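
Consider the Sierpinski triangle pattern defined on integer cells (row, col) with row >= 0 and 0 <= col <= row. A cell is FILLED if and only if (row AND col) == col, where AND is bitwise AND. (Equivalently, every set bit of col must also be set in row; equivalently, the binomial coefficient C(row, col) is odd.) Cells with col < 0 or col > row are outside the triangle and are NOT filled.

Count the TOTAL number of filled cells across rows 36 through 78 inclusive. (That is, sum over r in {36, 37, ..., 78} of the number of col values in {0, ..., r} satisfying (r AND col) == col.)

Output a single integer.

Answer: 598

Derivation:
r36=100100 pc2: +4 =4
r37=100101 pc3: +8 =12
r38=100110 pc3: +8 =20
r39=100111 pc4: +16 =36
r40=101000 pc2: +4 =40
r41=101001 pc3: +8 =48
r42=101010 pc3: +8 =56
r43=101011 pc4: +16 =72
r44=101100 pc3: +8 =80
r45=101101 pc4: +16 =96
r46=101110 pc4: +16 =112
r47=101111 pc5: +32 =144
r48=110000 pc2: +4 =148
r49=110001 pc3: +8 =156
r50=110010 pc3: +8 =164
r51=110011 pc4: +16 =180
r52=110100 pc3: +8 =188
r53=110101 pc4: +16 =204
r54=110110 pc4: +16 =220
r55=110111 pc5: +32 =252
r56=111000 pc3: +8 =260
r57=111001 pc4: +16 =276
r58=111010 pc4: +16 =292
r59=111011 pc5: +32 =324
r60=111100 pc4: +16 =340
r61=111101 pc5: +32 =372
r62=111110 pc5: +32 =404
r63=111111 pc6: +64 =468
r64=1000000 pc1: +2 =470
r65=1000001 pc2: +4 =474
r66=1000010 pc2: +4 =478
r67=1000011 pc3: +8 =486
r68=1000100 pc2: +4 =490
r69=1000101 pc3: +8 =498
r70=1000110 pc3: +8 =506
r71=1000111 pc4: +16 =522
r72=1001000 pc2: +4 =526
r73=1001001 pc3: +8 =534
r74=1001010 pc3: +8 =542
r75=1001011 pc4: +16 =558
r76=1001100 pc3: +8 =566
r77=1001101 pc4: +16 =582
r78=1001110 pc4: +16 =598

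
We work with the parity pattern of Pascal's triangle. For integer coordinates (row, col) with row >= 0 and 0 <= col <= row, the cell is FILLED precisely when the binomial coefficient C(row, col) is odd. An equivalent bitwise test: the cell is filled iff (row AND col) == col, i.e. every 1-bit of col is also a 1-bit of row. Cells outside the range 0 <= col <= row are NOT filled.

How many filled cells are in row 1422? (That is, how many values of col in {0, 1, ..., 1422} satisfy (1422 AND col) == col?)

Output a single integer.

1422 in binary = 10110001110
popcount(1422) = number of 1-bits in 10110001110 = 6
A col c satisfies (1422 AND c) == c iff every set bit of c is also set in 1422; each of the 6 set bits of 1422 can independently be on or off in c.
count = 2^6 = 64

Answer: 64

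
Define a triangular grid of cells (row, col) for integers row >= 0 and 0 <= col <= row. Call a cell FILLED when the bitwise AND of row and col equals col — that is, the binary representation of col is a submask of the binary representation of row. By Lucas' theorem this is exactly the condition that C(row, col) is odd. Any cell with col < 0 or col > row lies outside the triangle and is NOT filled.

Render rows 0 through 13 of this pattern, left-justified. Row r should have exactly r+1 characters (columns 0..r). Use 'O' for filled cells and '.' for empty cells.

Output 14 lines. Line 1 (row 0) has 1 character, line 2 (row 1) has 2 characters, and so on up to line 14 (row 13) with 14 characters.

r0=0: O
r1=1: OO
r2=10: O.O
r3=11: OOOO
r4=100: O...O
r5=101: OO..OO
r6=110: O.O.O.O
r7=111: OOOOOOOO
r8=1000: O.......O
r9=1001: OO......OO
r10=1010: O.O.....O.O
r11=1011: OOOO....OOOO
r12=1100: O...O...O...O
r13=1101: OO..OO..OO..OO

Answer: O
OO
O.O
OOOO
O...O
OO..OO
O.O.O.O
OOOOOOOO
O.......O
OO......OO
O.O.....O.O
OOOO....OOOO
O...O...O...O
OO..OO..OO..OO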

———

EXERCISE REQUIREMENTS.
With no alteration of any kind, give the data again in full.

WRITTEN REPLY.
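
Consider the Sierpinski triangle pattern defined on integer cells (row, col) with row >= 0 and 0 <= col <= row. A cell is FILLED if and only if (row AND col) == col, where AND is bitwise AND. (Equivalently, every set bit of col must also be set in row; equivalently, the binomial coefficient C(row, col) is odd.) Cells with col < 0 or col > row are outside the triangle and are NOT filled.

Count the TOTAL number of filled cells across rows 36 through 78 inclusive. (That is, sum over r in {36, 37, ..., 78} of the number of col values in {0, ..., r} satisfying (r AND col) == col.)

Output a single integer.

Answer: 598

Derivation:
r36=100100 pc2: +4 =4
r37=100101 pc3: +8 =12
r38=100110 pc3: +8 =20
r39=100111 pc4: +16 =36
r40=101000 pc2: +4 =40
r41=101001 pc3: +8 =48
r42=101010 pc3: +8 =56
r43=101011 pc4: +16 =72
r44=101100 pc3: +8 =80
r45=101101 pc4: +16 =96
r46=101110 pc4: +16 =112
r47=101111 pc5: +32 =144
r48=110000 pc2: +4 =148
r49=110001 pc3: +8 =156
r50=110010 pc3: +8 =164
r51=110011 pc4: +16 =180
r52=110100 pc3: +8 =188
r53=110101 pc4: +16 =204
r54=110110 pc4: +16 =220
r55=110111 pc5: +32 =252
r56=111000 pc3: +8 =260
r57=111001 pc4: +16 =276
r58=111010 pc4: +16 =292
r59=111011 pc5: +32 =324
r60=111100 pc4: +16 =340
r61=111101 pc5: +32 =372
r62=111110 pc5: +32 =404
r63=111111 pc6: +64 =468
r64=1000000 pc1: +2 =470
r65=1000001 pc2: +4 =474
r66=1000010 pc2: +4 =478
r67=1000011 pc3: +8 =486
r68=1000100 pc2: +4 =490
r69=1000101 pc3: +8 =498
r70=1000110 pc3: +8 =506
r71=1000111 pc4: +16 =522
r72=1001000 pc2: +4 =526
r73=1001001 pc3: +8 =534
r74=1001010 pc3: +8 =542
r75=1001011 pc4: +16 =558
r76=1001100 pc3: +8 =566
r77=1001101 pc4: +16 =582
r78=1001110 pc4: +16 =598

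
We work with the parity pattern of Pascal's triangle. For integer coordinates (row, col) with row >= 0 and 0 <= col <= row, the cell is FILLED precisely when the binomial coefficient C(row, col) is odd. An equivalent bitwise test: the cell is filled iff (row AND col) == col, i.e. every 1-bit of col is also a 1-bit of row. Cells outside the range 0 <= col <= row are NOT filled.

How many filled cells are in row 1422? (That is, how many values of col in {0, 1, ..., 1422} satisfy (1422 AND col) == col?)

Output a single integer.

1422 in binary = 10110001110
popcount(1422) = number of 1-bits in 10110001110 = 6
A col c satisfies (1422 AND c) == c iff every set bit of c is also set in 1422; each of the 6 set bits of 1422 can independently be on or off in c.
count = 2^6 = 64

Answer: 64

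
Define a triangular grid of cells (row, col) for integers row >= 0 and 0 <= col <= row. Call a cell FILLED when the bitwise AND of row and col equals col — that is, the binary representation of col is a submask of the binary representation of row. By Lucas' theorem this is exactly the condition that C(row, col) is odd. Any cell with col < 0 or col > row lies outside the triangle and is NOT filled.

Render rows 0 through 13 of this pattern, left-justified. Row r should have exactly r+1 characters (columns 0..r). Use 'O' for filled cells and '.' for empty cells.

Output 14 lines. Line 1 (row 0) has 1 character, line 2 (row 1) has 2 characters, and so on up to line 14 (row 13) with 14 characters.

r0=0: O
r1=1: OO
r2=10: O.O
r3=11: OOOO
r4=100: O...O
r5=101: OO..OO
r6=110: O.O.O.O
r7=111: OOOOOOOO
r8=1000: O.......O
r9=1001: OO......OO
r10=1010: O.O.....O.O
r11=1011: OOOO....OOOO
r12=1100: O...O...O...O
r13=1101: OO..OO..OO..OO

Answer: O
OO
O.O
OOOO
O...O
OO..OO
O.O.O.O
OOOOOOOO
O.......O
OO......OO
O.O.....O.O
OOOO....OOOO
O...O...O...O
OO..OO..OO..OO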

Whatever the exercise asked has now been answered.